**EXERCISE:** Give back exactly the lines of the material below that start at the line containing "Let l(v, d)" and end at the line containing "Answer: 100", and no others.
◆ ◆ ◆ ◆ ◆
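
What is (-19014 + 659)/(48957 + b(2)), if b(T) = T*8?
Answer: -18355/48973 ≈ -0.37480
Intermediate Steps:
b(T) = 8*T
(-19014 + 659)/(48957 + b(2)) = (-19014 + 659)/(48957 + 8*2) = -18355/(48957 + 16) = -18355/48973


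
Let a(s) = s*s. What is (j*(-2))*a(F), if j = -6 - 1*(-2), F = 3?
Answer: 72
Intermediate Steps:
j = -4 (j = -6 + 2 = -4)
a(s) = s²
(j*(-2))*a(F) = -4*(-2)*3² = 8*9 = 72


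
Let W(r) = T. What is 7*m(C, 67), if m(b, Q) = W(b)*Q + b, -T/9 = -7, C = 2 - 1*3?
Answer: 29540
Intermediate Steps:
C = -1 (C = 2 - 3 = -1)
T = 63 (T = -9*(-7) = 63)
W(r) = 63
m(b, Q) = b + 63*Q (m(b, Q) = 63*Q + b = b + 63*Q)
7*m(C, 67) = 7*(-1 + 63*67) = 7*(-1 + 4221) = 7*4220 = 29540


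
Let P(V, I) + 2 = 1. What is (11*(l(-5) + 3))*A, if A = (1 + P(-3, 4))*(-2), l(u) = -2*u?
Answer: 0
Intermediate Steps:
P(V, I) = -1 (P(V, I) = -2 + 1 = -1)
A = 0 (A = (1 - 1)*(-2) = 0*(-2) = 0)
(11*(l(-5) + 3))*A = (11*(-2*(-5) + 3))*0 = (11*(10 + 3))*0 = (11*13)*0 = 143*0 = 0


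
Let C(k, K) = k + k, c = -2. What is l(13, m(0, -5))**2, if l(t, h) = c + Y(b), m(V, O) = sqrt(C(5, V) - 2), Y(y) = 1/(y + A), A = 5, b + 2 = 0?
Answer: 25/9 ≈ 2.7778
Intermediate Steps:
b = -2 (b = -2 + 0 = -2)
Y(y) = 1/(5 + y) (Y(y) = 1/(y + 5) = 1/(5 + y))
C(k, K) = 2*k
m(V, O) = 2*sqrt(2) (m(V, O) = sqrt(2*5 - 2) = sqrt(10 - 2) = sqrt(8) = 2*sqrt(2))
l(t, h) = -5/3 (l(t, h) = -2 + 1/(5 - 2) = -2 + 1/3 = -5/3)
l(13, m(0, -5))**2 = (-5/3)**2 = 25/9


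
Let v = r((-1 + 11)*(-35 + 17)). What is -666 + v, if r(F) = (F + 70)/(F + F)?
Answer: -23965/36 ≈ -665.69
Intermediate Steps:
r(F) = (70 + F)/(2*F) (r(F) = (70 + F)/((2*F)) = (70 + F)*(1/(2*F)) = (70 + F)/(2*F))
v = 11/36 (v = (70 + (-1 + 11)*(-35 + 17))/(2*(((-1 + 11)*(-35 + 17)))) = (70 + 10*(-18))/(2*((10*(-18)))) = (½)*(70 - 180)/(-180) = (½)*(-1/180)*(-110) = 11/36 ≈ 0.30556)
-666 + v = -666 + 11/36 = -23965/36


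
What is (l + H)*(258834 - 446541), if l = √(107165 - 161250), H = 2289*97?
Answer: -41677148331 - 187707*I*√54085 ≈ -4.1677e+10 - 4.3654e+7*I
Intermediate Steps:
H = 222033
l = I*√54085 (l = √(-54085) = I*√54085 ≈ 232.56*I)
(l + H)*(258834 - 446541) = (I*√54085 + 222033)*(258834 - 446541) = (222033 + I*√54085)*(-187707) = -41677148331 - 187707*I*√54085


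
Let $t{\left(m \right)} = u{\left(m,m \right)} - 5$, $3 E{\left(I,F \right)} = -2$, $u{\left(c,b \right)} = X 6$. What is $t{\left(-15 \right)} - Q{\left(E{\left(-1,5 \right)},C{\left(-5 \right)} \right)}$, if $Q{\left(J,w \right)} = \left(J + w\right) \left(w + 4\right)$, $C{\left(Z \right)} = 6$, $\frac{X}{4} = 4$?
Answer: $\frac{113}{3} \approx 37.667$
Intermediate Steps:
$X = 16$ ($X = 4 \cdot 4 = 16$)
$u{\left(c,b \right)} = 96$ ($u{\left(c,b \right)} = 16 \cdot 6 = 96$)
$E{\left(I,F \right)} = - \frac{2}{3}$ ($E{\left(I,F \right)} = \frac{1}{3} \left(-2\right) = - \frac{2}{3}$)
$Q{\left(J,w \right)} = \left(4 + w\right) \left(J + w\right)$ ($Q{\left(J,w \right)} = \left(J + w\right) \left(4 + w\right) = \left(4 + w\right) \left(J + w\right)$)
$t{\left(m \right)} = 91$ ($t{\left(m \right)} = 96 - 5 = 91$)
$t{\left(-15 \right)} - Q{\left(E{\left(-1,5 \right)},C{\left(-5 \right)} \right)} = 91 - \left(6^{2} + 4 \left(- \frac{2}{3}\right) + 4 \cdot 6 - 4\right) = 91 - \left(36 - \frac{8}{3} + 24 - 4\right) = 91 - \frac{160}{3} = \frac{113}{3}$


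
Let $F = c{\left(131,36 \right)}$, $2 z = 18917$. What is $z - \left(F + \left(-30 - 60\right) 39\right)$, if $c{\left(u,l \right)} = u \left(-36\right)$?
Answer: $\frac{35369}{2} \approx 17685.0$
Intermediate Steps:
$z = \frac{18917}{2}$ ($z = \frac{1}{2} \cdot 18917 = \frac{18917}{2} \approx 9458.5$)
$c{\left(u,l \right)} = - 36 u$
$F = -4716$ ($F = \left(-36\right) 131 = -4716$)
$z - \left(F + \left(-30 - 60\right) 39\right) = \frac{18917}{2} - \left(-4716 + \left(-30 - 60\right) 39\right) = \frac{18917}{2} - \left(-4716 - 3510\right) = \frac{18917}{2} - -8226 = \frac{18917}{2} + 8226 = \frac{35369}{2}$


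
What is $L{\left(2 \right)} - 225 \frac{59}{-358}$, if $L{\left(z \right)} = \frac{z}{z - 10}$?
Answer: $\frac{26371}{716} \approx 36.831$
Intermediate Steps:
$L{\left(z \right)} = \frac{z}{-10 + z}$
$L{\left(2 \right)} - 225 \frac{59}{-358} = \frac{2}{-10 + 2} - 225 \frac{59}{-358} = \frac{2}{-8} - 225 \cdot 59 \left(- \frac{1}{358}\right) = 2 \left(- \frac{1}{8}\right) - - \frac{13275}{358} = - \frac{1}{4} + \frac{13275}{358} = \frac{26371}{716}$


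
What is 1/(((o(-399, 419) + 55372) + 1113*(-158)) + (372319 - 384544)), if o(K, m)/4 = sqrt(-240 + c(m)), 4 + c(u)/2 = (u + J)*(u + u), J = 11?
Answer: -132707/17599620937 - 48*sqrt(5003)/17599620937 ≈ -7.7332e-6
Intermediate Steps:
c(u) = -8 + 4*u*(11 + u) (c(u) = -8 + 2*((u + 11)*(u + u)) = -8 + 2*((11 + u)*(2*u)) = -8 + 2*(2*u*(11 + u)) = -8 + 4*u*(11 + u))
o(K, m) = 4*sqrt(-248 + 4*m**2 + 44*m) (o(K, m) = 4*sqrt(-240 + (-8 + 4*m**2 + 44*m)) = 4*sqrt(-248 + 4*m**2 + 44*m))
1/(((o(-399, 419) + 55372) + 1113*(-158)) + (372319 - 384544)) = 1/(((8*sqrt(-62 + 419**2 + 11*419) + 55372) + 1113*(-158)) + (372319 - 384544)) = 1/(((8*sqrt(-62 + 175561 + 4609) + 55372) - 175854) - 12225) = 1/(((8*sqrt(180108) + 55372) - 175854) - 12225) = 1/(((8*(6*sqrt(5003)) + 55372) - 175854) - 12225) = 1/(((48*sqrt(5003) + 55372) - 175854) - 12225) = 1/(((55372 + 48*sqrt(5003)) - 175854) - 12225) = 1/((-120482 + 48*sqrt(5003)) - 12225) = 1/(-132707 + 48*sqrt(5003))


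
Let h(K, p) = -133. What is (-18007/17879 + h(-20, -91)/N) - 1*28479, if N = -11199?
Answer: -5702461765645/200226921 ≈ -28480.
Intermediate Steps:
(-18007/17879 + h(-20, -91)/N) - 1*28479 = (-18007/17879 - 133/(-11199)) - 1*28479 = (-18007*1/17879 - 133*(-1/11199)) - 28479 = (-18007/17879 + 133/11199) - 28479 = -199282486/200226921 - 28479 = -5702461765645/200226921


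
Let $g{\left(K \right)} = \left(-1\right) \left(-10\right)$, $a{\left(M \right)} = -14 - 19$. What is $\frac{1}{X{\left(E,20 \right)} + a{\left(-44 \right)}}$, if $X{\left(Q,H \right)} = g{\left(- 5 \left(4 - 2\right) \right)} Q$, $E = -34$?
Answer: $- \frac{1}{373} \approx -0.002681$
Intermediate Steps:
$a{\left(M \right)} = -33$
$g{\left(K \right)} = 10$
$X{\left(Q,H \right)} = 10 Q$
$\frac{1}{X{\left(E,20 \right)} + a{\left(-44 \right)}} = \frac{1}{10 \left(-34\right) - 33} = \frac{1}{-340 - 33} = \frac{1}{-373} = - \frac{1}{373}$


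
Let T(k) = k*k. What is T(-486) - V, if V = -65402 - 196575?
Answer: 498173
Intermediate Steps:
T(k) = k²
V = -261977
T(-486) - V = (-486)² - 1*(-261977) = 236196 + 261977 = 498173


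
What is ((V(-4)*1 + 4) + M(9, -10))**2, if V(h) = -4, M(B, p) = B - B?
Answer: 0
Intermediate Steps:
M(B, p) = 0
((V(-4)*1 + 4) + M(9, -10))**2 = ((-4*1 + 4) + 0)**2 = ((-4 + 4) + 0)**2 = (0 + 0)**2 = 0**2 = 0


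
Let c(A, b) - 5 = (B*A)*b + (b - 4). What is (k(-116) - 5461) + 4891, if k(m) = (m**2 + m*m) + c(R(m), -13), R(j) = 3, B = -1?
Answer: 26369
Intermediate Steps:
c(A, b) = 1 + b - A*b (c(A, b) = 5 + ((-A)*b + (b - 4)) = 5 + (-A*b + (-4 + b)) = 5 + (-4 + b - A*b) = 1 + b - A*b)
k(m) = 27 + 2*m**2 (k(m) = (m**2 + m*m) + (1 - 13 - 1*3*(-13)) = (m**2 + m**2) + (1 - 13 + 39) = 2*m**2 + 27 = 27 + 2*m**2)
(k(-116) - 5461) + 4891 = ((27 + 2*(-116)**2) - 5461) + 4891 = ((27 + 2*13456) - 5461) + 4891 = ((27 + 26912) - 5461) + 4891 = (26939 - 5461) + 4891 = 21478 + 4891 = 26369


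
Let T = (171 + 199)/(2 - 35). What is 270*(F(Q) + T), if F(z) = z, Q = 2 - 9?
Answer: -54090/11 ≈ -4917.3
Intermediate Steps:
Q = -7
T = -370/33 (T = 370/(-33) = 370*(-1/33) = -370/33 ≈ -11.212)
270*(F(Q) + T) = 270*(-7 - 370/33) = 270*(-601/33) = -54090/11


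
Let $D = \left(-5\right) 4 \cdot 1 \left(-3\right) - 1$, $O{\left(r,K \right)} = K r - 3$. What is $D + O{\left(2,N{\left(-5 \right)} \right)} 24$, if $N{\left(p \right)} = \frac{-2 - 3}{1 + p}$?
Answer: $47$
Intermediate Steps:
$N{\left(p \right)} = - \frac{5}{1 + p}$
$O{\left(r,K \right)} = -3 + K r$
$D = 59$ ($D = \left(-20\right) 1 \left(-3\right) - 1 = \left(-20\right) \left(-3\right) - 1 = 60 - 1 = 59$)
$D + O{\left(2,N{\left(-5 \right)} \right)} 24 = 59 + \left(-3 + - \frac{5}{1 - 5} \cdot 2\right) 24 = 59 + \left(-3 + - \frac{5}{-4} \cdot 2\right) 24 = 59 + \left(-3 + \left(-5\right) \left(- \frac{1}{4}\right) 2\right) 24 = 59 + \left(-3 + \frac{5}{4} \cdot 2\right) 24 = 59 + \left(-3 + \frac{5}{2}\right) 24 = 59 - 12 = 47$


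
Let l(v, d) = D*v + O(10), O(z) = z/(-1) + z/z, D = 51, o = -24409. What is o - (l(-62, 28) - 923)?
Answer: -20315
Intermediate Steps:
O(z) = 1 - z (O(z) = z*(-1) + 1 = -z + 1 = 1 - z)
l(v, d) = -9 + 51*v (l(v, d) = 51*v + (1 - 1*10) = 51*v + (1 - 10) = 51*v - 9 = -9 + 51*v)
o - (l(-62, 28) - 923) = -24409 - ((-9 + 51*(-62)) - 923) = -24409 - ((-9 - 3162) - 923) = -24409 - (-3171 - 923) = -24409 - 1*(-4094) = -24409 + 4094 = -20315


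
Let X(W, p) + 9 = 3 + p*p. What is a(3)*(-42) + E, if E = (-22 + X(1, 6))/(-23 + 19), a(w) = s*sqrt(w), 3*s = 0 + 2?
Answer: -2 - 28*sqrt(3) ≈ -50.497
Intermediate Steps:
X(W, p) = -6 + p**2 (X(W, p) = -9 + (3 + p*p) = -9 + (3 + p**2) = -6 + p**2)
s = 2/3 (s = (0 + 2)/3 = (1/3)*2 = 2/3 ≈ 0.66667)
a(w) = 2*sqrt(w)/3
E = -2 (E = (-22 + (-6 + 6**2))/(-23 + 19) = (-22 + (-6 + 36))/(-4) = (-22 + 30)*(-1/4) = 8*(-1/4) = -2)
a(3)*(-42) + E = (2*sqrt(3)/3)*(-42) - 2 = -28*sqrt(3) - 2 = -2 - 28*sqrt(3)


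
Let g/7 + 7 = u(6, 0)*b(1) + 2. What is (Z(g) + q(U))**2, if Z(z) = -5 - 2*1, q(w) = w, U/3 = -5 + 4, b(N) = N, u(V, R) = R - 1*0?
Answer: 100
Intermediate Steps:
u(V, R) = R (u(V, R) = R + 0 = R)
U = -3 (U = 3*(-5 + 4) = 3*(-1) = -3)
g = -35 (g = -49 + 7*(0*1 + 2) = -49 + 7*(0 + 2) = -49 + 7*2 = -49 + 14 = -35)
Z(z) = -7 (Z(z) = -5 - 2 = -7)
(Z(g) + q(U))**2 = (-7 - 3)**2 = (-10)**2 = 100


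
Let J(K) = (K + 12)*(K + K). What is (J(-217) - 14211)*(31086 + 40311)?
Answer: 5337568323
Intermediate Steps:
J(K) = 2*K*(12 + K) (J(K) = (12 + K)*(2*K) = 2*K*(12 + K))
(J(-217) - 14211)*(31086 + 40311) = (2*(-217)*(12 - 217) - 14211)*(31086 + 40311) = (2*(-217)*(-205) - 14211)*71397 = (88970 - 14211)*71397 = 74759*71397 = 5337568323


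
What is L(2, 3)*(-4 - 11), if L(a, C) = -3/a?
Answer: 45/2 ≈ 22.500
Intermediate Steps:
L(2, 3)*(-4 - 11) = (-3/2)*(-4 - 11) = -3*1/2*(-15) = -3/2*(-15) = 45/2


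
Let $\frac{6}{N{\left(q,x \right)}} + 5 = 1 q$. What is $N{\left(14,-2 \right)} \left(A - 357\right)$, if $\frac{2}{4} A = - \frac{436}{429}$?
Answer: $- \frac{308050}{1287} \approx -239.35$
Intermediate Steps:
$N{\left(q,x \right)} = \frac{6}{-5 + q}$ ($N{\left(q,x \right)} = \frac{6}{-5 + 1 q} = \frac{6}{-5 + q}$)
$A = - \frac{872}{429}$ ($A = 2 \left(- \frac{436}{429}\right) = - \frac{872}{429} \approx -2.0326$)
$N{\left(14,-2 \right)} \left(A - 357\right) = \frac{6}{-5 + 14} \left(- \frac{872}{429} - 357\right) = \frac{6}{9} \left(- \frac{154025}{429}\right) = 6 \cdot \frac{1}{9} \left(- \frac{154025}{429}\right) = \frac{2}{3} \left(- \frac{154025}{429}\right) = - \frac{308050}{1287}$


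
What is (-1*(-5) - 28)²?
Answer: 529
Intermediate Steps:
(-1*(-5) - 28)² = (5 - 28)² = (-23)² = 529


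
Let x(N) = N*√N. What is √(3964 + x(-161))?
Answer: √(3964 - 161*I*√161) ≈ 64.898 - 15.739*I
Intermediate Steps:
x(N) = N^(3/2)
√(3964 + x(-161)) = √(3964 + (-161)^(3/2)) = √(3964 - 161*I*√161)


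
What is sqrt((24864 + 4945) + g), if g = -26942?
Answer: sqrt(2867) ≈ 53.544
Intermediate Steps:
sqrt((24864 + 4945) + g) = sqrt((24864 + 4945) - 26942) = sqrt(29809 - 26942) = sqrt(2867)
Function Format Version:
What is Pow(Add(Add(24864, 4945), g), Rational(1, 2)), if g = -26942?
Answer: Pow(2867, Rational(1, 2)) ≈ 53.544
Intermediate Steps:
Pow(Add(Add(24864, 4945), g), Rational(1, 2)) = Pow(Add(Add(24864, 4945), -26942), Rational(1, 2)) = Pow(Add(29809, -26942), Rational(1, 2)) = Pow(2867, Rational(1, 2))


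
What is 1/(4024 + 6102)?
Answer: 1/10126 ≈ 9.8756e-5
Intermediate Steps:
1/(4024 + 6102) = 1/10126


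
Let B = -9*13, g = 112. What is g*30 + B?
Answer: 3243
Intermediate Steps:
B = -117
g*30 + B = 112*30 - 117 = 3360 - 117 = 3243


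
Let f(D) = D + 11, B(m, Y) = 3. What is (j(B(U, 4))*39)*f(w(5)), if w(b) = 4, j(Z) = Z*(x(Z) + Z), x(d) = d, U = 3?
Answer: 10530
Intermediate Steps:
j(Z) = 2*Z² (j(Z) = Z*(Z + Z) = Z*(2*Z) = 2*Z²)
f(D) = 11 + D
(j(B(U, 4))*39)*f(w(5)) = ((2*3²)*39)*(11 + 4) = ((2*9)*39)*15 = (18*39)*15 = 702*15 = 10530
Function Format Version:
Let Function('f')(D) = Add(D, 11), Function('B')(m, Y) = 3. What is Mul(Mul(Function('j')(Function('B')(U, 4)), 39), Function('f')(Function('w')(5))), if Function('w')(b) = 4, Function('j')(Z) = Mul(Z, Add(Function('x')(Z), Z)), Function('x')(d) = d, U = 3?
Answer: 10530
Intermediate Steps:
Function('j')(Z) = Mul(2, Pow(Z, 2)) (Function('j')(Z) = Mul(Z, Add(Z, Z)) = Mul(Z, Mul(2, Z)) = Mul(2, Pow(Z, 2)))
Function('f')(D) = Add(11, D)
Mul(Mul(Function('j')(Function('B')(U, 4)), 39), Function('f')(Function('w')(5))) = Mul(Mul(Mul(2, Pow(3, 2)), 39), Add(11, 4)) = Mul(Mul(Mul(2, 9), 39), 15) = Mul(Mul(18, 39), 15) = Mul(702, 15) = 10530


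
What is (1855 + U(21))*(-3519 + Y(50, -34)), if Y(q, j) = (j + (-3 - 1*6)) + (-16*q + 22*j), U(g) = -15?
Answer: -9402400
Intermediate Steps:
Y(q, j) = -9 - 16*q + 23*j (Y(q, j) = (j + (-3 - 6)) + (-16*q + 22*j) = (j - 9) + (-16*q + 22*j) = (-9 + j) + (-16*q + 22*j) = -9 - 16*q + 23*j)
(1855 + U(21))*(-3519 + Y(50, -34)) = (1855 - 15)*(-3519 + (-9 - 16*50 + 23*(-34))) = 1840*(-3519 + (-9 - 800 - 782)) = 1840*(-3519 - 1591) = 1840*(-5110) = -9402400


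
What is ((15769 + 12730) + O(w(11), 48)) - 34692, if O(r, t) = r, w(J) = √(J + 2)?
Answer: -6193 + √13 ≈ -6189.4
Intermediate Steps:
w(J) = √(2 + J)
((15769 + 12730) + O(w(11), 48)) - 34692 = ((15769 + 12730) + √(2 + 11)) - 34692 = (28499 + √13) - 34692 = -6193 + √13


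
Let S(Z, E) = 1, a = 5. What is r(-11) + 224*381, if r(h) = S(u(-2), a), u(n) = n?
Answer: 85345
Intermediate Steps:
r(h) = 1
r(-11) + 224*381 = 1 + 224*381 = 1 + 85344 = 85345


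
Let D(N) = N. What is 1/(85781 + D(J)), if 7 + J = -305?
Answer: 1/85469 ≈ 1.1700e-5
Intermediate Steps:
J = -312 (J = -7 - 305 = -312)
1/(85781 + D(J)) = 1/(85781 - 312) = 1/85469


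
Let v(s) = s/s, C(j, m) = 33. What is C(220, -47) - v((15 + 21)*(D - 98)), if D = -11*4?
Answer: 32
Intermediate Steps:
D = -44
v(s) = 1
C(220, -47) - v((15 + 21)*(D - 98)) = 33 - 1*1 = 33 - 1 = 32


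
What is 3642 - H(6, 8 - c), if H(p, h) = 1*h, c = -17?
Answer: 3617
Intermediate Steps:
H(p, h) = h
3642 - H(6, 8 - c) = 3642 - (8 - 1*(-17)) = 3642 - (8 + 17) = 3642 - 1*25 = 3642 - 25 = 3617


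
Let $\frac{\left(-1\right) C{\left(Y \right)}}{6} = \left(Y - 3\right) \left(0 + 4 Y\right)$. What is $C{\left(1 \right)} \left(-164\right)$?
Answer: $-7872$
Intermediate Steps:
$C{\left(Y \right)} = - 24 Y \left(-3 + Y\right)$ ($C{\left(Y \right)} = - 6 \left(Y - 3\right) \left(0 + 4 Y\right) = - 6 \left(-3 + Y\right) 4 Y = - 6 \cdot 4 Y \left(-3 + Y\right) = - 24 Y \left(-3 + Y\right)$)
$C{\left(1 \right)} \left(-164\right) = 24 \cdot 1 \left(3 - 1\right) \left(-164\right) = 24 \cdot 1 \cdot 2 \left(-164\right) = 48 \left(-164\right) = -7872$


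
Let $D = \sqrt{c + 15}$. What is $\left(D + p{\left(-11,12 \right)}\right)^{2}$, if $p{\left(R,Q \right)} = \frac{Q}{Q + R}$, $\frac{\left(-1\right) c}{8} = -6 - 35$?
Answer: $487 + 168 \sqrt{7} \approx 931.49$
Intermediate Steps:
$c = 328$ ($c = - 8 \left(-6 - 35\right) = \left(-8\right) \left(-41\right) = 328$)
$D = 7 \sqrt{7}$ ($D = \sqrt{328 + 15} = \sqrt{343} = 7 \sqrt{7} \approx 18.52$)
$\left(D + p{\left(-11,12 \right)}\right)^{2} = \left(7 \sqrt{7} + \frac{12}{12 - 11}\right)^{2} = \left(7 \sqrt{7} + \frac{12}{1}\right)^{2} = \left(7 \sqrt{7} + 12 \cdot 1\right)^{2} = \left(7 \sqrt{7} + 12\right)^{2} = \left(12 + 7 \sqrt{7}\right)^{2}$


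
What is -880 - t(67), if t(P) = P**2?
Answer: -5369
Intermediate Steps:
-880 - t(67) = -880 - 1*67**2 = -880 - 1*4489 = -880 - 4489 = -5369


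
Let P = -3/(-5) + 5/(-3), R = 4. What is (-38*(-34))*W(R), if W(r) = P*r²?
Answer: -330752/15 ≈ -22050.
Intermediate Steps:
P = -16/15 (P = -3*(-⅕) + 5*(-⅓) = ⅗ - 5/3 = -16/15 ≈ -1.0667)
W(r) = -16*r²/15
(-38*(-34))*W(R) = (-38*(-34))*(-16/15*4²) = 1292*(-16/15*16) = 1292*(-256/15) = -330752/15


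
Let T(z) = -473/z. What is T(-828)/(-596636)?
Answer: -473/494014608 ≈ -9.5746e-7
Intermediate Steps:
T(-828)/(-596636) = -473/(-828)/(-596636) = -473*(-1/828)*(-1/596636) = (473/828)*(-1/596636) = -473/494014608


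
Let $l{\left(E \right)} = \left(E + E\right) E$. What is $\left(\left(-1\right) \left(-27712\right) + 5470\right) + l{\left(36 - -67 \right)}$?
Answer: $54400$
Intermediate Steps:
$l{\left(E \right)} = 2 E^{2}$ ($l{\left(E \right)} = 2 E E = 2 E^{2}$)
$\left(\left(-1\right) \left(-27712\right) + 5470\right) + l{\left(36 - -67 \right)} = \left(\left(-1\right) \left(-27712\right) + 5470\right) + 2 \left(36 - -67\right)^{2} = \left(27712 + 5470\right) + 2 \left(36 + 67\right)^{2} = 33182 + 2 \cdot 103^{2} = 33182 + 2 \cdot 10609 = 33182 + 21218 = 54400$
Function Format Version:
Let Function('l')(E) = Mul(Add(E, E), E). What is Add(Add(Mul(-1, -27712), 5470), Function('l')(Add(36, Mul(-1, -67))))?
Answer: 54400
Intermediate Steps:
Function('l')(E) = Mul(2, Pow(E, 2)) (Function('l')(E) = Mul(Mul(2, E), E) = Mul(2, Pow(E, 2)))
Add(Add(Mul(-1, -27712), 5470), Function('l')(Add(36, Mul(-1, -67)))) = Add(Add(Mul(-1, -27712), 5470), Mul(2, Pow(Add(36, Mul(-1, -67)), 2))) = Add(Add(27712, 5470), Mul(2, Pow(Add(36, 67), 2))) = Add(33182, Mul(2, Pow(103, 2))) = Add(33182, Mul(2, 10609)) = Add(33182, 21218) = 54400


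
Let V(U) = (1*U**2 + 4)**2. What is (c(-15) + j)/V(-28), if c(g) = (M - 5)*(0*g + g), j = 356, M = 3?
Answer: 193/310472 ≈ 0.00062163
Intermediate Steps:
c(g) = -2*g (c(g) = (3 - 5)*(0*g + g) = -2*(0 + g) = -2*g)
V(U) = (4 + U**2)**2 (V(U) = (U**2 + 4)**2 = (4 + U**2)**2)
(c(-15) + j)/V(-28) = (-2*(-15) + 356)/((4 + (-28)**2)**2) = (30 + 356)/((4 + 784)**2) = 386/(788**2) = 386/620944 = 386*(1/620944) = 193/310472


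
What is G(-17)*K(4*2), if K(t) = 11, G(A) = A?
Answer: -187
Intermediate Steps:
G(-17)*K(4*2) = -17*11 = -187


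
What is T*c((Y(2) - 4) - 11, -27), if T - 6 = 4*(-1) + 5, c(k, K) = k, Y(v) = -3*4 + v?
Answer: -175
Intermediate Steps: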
◆ ◆ ◆ ◆ ◆
**WRITTEN ANSWER:**
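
Let l(v, d) = D*v + O(10), O(z) = z/(-1) + z/z, D = 51, o = -24409. What is o - (l(-62, 28) - 923)?
Answer: -20315
Intermediate Steps:
O(z) = 1 - z (O(z) = z*(-1) + 1 = -z + 1 = 1 - z)
l(v, d) = -9 + 51*v (l(v, d) = 51*v + (1 - 1*10) = 51*v + (1 - 10) = 51*v - 9 = -9 + 51*v)
o - (l(-62, 28) - 923) = -24409 - ((-9 + 51*(-62)) - 923) = -24409 - ((-9 - 3162) - 923) = -24409 - (-3171 - 923) = -24409 - 1*(-4094) = -24409 + 4094 = -20315


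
Let X(W, p) + 9 = 3 + p*p. What is a(3)*(-42) + E, if E = (-22 + X(1, 6))/(-23 + 19), a(w) = s*sqrt(w), 3*s = 0 + 2?
Answer: -2 - 28*sqrt(3) ≈ -50.497
Intermediate Steps:
X(W, p) = -6 + p**2 (X(W, p) = -9 + (3 + p*p) = -9 + (3 + p**2) = -6 + p**2)
s = 2/3 (s = (0 + 2)/3 = (1/3)*2 = 2/3 ≈ 0.66667)
a(w) = 2*sqrt(w)/3
E = -2 (E = (-22 + (-6 + 6**2))/(-23 + 19) = (-22 + (-6 + 36))/(-4) = (-22 + 30)*(-1/4) = 8*(-1/4) = -2)
a(3)*(-42) + E = (2*sqrt(3)/3)*(-42) - 2 = -28*sqrt(3) - 2 = -2 - 28*sqrt(3)


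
Let g/7 + 7 = u(6, 0)*b(1) + 2. What is (Z(g) + q(U))**2, if Z(z) = -5 - 2*1, q(w) = w, U/3 = -5 + 4, b(N) = N, u(V, R) = R - 1*0?
Answer: 100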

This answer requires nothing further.